For this exercise, restate word for word only the lines from the first line of the data to the line containing "The reduced matrix".
*** Data in this exercise ***
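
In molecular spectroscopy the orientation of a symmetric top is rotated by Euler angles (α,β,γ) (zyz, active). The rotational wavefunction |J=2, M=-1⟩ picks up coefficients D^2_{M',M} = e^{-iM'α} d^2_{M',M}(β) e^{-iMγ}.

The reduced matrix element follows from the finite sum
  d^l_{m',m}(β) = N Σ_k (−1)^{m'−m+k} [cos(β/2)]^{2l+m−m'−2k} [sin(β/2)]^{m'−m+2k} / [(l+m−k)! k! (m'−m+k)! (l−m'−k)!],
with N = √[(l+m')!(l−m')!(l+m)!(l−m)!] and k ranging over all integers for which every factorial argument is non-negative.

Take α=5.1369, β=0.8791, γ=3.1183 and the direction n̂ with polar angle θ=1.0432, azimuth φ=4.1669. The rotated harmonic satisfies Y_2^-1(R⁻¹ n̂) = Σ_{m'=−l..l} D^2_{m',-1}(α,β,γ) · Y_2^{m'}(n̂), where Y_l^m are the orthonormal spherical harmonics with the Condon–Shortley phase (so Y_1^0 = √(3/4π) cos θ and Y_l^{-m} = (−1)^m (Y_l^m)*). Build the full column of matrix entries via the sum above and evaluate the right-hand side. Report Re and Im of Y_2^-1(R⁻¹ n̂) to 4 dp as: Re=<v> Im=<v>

Re=0.0321 Im=-0.3848

Need the full column D^2_{m',-1} for m'=−2..2 at α=5.1369, β=0.8791, γ=3.1183.
cos(β/2)=0.904943, sin(β/2)=0.425532
d^2_{-2,-1}: single k=1 term ⇒ +0.630705;  D = +0.427632+0.463595i
d^2_{-1,-1}: k∈[0..1] ⇒ +0.670634 -0.444866 = +0.225768;  D = -0.088171+0.207839i
d^2_{0,-1}: k∈[0..1] ⇒ -0.772453 +0.170803 = -0.601651;  D = +0.601487-0.014013i
d^2_{1,-1}: k∈[0..1] ⇒ +0.444866 -0.032789 = +0.412077;  D = -0.178424-0.371446i
d^2_{2,-1}: single k=0 term ⇒ -0.139460;  D = -0.089680+0.106801i
Y_2^{m'}(θ=1.0432,φ=4.1669) and Σ D·Y over m':
  (+0.4276+0.4636i)·(-0.1331-0.2558i)  (-0.0882+0.2078i)·(-0.1744+0.2873i)  (+0.6015-0.0140i)·(-0.0756+0.0000i)  (-0.1784-0.3714i)·(+0.1744+0.2873i)  (-0.0897+0.1068i)·(-0.1331+0.2558i)
Y_2^-1(R⁻¹ n̂) = +0.032097-0.384791i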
*** End of Data in this exercise ***
Answer below
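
In molecular spectroscopy the orientation of a symmetric top is rotated by Euler angles (α,β,γ) (zyz, active). The rotational wavefunction |J=2, M=-1⟩ picks up coefficients D^2_{M',M} = e^{-iM'α} d^2_{M',M}(β) e^{-iMγ}.

The reduced matrix element follows from the finite sum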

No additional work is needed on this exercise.